**What the exercise asks:** Only the lines below, from the one with "Classes: C = any" through the one with "2. 0 -> e / C _ C", are to be written out, exactly.

━━━━

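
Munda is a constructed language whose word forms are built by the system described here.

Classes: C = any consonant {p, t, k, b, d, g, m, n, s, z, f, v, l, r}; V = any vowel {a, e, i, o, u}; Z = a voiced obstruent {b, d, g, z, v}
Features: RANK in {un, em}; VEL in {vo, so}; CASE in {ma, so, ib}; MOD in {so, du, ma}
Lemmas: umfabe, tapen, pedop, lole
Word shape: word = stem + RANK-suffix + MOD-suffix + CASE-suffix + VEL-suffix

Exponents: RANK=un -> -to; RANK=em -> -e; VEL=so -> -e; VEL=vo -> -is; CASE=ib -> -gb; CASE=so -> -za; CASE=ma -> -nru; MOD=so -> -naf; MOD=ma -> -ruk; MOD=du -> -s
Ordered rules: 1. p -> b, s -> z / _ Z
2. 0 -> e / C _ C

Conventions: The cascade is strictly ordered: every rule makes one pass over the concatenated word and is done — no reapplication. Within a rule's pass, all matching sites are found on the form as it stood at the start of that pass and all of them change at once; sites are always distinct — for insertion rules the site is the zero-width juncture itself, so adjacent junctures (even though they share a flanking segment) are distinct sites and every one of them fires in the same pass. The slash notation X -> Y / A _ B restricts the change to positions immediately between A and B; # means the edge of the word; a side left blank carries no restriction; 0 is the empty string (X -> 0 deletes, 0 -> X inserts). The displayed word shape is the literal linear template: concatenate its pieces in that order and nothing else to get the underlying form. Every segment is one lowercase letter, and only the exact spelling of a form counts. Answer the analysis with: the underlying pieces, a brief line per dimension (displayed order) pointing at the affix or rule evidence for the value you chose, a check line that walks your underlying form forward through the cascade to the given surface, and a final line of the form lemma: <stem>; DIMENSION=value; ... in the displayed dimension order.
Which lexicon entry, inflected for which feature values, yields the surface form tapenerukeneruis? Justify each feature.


underlying: tapen-e-ruk-nru-is
RANK=em - signalled by the affix -e
VEL=vo - signalled by the affix -is
CASE=ma - signalled by the affix -nru
MOD=ma - signalled by the affix -ruk
check: tapeneruknruis -> tapeneruknruis -> tapenerukeneruis
lemma: tapen; RANK=em; VEL=vo; CASE=ma; MOD=ma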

━━━━

**Response:**
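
Classes: C = any consonant {p, t, k, b, d, g, m, n, s, z, f, v, l, r}; V = any vowel {a, e, i, o, u}; Z = a voiced obstruent {b, d, g, z, v}
Features: RANK in {un, em}; VEL in {vo, so}; CASE in {ma, so, ib}; MOD in {so, du, ma}
Lemmas: umfabe, tapen, pedop, lole
Word shape: word = stem + RANK-suffix + MOD-suffix + CASE-suffix + VEL-suffix

Exponents: RANK=un -> -to; RANK=em -> -e; VEL=so -> -e; VEL=vo -> -is; CASE=ib -> -gb; CASE=so -> -za; CASE=ma -> -nru; MOD=so -> -naf; MOD=ma -> -ruk; MOD=du -> -s
Ordered rules: 1. p -> b, s -> z / _ Z
2. 0 -> e / C _ C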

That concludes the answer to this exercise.